Collected data entries:
##########
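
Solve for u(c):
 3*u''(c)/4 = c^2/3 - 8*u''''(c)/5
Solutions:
 u(c) = C1 + C2*c + C3*sin(sqrt(30)*c/8) + C4*cos(sqrt(30)*c/8) + c^4/27 - 128*c^2/135


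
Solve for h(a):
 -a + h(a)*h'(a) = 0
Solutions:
 h(a) = -sqrt(C1 + a^2)
 h(a) = sqrt(C1 + a^2)


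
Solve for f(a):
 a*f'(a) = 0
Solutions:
 f(a) = C1


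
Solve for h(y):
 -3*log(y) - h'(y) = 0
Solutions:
 h(y) = C1 - 3*y*log(y) + 3*y


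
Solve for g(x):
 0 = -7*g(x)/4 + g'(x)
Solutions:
 g(x) = C1*exp(7*x/4)


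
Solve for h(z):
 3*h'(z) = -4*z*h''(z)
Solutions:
 h(z) = C1 + C2*z^(1/4)


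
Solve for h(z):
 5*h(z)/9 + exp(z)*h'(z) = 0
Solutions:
 h(z) = C1*exp(5*exp(-z)/9)


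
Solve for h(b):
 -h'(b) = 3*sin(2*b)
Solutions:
 h(b) = C1 + 3*cos(2*b)/2


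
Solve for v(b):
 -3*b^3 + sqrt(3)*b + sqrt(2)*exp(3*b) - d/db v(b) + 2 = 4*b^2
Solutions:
 v(b) = C1 - 3*b^4/4 - 4*b^3/3 + sqrt(3)*b^2/2 + 2*b + sqrt(2)*exp(3*b)/3


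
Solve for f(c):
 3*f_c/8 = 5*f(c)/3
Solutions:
 f(c) = C1*exp(40*c/9)


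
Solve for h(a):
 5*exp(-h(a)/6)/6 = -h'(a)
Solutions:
 h(a) = 6*log(C1 - 5*a/36)


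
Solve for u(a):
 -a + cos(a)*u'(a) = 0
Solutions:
 u(a) = C1 + Integral(a/cos(a), a)


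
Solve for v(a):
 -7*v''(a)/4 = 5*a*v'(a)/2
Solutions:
 v(a) = C1 + C2*erf(sqrt(35)*a/7)


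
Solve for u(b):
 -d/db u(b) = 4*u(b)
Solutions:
 u(b) = C1*exp(-4*b)


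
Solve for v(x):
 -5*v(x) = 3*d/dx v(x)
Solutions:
 v(x) = C1*exp(-5*x/3)


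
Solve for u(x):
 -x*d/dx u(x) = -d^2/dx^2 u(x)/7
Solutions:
 u(x) = C1 + C2*erfi(sqrt(14)*x/2)


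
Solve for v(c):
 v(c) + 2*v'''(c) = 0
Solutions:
 v(c) = C3*exp(-2^(2/3)*c/2) + (C1*sin(2^(2/3)*sqrt(3)*c/4) + C2*cos(2^(2/3)*sqrt(3)*c/4))*exp(2^(2/3)*c/4)


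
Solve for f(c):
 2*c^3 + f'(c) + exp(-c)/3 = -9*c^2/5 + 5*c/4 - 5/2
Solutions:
 f(c) = C1 - c^4/2 - 3*c^3/5 + 5*c^2/8 - 5*c/2 + exp(-c)/3


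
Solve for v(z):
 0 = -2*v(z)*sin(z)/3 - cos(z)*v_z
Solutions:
 v(z) = C1*cos(z)^(2/3)


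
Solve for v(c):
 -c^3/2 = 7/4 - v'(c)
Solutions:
 v(c) = C1 + c^4/8 + 7*c/4


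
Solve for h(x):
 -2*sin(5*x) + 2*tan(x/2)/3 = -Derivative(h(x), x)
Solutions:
 h(x) = C1 + 4*log(cos(x/2))/3 - 2*cos(5*x)/5


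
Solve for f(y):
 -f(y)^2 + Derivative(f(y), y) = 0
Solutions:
 f(y) = -1/(C1 + y)


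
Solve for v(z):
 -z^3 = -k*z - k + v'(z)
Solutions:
 v(z) = C1 + k*z^2/2 + k*z - z^4/4


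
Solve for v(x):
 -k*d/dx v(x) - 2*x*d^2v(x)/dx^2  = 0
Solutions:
 v(x) = C1 + x^(1 - re(k)/2)*(C2*sin(log(x)*Abs(im(k))/2) + C3*cos(log(x)*im(k)/2))


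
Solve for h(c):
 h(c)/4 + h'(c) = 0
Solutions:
 h(c) = C1*exp(-c/4)


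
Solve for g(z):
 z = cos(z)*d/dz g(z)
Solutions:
 g(z) = C1 + Integral(z/cos(z), z)


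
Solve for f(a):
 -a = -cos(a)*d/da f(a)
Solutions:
 f(a) = C1 + Integral(a/cos(a), a)


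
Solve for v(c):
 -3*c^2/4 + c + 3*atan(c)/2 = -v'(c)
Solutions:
 v(c) = C1 + c^3/4 - c^2/2 - 3*c*atan(c)/2 + 3*log(c^2 + 1)/4


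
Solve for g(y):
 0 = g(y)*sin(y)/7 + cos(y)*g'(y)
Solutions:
 g(y) = C1*cos(y)^(1/7)


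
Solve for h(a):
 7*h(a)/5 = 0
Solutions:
 h(a) = 0


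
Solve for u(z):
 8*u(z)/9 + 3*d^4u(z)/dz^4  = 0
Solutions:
 u(z) = (C1*sin(6^(1/4)*z/3) + C2*cos(6^(1/4)*z/3))*exp(-6^(1/4)*z/3) + (C3*sin(6^(1/4)*z/3) + C4*cos(6^(1/4)*z/3))*exp(6^(1/4)*z/3)


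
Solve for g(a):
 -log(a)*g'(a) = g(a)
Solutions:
 g(a) = C1*exp(-li(a))


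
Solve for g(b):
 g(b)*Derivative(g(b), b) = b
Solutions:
 g(b) = -sqrt(C1 + b^2)
 g(b) = sqrt(C1 + b^2)


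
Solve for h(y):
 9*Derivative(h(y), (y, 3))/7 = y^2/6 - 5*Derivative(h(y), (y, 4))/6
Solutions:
 h(y) = C1 + C2*y + C3*y^2 + C4*exp(-54*y/35) + 7*y^5/3240 - 245*y^4/34992 + 8575*y^3/472392


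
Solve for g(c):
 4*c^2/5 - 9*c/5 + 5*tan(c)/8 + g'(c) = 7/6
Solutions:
 g(c) = C1 - 4*c^3/15 + 9*c^2/10 + 7*c/6 + 5*log(cos(c))/8


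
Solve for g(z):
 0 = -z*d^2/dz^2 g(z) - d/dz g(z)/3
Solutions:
 g(z) = C1 + C2*z^(2/3)


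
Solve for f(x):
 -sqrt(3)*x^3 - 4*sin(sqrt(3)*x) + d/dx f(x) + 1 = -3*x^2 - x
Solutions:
 f(x) = C1 + sqrt(3)*x^4/4 - x^3 - x^2/2 - x - 4*sqrt(3)*cos(sqrt(3)*x)/3


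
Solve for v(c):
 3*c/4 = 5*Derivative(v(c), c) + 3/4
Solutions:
 v(c) = C1 + 3*c^2/40 - 3*c/20


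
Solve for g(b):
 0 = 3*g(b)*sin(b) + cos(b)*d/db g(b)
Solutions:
 g(b) = C1*cos(b)^3


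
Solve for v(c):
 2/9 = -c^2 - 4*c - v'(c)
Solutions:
 v(c) = C1 - c^3/3 - 2*c^2 - 2*c/9


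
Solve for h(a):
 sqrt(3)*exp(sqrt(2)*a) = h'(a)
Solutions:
 h(a) = C1 + sqrt(6)*exp(sqrt(2)*a)/2


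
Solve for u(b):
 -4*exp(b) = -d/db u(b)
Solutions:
 u(b) = C1 + 4*exp(b)


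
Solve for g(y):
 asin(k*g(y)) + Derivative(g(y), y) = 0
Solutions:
 Integral(1/asin(_y*k), (_y, g(y))) = C1 - y


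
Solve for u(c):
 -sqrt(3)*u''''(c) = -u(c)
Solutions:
 u(c) = C1*exp(-3^(7/8)*c/3) + C2*exp(3^(7/8)*c/3) + C3*sin(3^(7/8)*c/3) + C4*cos(3^(7/8)*c/3)


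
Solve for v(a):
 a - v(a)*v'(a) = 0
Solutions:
 v(a) = -sqrt(C1 + a^2)
 v(a) = sqrt(C1 + a^2)


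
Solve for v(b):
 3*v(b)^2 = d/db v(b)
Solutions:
 v(b) = -1/(C1 + 3*b)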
##########
— PROBLEM —
Please state how many lines in the entries above include the string "Derivative", and write only that number.

— ANSWER BOX —
6